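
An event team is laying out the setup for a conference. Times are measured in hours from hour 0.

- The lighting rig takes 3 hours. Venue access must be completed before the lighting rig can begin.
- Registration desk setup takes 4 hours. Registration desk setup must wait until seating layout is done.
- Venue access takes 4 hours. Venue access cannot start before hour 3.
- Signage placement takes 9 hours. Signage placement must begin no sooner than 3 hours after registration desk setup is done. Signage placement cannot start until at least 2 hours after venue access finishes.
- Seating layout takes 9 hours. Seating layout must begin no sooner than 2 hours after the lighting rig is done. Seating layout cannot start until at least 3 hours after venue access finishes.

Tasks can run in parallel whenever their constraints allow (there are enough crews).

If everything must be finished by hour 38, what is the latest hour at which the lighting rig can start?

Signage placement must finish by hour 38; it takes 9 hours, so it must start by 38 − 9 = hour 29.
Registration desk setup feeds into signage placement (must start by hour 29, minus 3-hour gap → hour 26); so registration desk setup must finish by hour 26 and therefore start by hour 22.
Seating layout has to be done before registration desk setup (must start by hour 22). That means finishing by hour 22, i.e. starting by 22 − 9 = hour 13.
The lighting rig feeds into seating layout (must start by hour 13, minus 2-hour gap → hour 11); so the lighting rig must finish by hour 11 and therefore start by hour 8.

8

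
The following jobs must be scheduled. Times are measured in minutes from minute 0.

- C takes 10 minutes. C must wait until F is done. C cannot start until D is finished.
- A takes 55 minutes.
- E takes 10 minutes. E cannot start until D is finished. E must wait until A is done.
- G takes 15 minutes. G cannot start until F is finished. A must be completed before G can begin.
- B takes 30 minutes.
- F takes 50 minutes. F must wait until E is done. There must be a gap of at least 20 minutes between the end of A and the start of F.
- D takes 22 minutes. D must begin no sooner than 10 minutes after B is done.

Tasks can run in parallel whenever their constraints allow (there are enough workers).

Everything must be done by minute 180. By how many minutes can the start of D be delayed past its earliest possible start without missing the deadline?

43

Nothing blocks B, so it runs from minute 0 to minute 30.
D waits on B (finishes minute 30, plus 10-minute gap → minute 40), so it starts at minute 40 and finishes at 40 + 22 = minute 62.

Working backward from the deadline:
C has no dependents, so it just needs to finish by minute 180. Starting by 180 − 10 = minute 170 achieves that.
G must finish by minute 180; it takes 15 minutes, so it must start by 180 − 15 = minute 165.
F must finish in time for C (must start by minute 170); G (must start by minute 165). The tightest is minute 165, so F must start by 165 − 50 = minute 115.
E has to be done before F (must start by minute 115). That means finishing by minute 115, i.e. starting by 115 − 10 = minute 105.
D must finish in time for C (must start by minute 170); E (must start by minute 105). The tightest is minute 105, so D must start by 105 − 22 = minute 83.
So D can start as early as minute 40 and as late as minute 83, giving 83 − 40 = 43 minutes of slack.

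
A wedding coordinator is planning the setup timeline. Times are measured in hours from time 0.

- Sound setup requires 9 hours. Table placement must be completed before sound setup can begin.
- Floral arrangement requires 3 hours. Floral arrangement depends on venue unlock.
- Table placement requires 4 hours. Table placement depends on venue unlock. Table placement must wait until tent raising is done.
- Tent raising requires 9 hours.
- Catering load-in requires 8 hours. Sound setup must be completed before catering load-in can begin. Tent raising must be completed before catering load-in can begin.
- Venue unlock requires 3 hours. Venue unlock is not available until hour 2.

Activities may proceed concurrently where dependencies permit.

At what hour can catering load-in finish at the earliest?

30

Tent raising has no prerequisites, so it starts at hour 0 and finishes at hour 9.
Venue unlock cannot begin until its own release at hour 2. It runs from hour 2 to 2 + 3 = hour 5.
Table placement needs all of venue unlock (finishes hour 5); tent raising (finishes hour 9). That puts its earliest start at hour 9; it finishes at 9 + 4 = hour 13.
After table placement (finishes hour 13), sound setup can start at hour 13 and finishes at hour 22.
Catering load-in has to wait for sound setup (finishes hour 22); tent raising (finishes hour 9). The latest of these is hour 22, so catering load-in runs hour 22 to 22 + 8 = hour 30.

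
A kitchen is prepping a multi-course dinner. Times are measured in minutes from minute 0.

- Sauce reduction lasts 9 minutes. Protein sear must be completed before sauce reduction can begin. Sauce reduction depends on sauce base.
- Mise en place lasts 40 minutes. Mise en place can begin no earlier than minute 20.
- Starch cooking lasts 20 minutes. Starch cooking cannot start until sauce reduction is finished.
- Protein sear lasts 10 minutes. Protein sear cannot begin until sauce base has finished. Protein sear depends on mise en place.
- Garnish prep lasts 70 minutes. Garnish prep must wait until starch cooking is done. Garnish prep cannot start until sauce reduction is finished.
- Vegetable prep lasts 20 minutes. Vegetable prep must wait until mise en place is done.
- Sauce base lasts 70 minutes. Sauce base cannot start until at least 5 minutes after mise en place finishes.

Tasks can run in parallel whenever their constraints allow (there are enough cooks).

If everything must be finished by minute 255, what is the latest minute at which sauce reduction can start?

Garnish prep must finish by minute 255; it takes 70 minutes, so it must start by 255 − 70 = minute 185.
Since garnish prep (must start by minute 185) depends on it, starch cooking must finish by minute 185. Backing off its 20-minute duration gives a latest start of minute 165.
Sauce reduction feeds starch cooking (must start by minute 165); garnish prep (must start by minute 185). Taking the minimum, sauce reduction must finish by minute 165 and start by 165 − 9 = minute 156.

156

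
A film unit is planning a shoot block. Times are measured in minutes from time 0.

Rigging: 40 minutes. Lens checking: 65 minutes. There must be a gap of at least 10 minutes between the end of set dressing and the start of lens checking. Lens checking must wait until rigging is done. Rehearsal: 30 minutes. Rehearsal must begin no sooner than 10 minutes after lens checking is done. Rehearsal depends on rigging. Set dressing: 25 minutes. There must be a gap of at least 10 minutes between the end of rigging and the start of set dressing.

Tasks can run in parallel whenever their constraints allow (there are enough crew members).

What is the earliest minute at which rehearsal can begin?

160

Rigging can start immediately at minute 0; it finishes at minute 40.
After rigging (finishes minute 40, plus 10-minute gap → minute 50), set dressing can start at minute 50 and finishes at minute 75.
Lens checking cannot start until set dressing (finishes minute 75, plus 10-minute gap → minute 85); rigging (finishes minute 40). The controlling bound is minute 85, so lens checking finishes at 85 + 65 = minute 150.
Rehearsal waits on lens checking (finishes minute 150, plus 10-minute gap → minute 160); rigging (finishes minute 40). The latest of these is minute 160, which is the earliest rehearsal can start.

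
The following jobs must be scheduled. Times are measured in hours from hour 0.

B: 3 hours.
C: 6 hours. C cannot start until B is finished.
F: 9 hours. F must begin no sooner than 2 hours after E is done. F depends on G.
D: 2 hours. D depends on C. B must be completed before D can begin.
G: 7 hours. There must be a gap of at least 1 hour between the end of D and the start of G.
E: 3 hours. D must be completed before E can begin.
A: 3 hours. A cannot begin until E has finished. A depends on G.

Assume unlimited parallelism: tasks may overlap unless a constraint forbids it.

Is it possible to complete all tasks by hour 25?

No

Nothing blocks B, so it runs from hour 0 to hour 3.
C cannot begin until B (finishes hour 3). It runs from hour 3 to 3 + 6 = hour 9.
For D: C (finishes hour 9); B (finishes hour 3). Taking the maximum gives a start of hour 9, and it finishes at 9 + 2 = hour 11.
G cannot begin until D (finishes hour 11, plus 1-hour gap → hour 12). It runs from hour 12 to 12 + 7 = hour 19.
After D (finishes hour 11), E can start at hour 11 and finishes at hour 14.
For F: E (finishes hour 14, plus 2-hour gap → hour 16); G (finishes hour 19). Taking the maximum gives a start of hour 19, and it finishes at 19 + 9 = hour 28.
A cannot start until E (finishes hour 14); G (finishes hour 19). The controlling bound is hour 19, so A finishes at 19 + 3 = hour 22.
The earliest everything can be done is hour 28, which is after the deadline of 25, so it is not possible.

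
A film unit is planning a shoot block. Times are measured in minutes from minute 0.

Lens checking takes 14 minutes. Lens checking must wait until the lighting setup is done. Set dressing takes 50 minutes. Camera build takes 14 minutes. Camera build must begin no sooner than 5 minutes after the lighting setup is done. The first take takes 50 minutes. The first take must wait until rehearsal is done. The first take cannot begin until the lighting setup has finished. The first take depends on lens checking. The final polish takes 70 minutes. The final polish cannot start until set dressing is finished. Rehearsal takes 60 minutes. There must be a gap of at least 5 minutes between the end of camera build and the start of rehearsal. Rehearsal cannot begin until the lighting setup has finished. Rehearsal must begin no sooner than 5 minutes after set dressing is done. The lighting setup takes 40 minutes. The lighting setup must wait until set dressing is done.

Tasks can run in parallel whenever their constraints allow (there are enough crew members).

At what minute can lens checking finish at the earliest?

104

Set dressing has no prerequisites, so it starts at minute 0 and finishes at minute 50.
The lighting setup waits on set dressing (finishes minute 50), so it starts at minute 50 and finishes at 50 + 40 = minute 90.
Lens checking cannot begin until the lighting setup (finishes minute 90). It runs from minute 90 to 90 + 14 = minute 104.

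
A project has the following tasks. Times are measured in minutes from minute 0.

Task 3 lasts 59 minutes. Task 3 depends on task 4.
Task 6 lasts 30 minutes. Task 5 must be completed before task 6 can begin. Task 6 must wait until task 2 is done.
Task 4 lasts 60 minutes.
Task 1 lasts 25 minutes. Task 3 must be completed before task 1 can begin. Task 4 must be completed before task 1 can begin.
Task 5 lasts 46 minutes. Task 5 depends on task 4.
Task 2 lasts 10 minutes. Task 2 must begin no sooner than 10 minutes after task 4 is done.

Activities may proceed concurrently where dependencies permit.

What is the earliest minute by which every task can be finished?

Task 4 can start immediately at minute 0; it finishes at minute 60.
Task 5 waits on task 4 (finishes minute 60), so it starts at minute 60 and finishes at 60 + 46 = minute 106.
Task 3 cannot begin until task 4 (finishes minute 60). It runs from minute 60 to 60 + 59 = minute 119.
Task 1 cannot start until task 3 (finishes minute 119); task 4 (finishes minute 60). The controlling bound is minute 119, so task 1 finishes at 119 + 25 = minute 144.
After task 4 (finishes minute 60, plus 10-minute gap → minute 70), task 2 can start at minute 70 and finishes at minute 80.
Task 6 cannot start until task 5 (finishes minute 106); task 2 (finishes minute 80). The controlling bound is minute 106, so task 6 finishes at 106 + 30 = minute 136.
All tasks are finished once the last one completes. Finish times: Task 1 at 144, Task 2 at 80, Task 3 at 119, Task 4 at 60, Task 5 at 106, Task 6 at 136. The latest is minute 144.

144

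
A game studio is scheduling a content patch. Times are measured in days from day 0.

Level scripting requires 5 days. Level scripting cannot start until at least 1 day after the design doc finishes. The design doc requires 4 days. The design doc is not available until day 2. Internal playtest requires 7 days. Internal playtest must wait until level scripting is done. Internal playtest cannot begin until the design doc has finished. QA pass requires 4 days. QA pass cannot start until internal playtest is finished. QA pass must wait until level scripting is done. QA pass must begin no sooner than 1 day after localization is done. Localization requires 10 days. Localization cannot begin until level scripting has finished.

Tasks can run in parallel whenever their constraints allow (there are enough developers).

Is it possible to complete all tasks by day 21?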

*TASK DESCRIPTION*: A verbatim transcription is needed of the lines above, starting at the line with "- B takes 30 minutes." and ending at the line with "are enough workers).", both included, and of nothing else.

*WRITTEN SOLUTION*:
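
- B takes 30 minutes.
- F takes 50 minutes. F must wait until E is done. There must be a gap of at least 20 minutes between the end of A and the start of F.
- D takes 22 minutes. D must begin no sooner than 10 minutes after B is done.

Tasks can run in parallel whenever their constraints allow (there are enough workers).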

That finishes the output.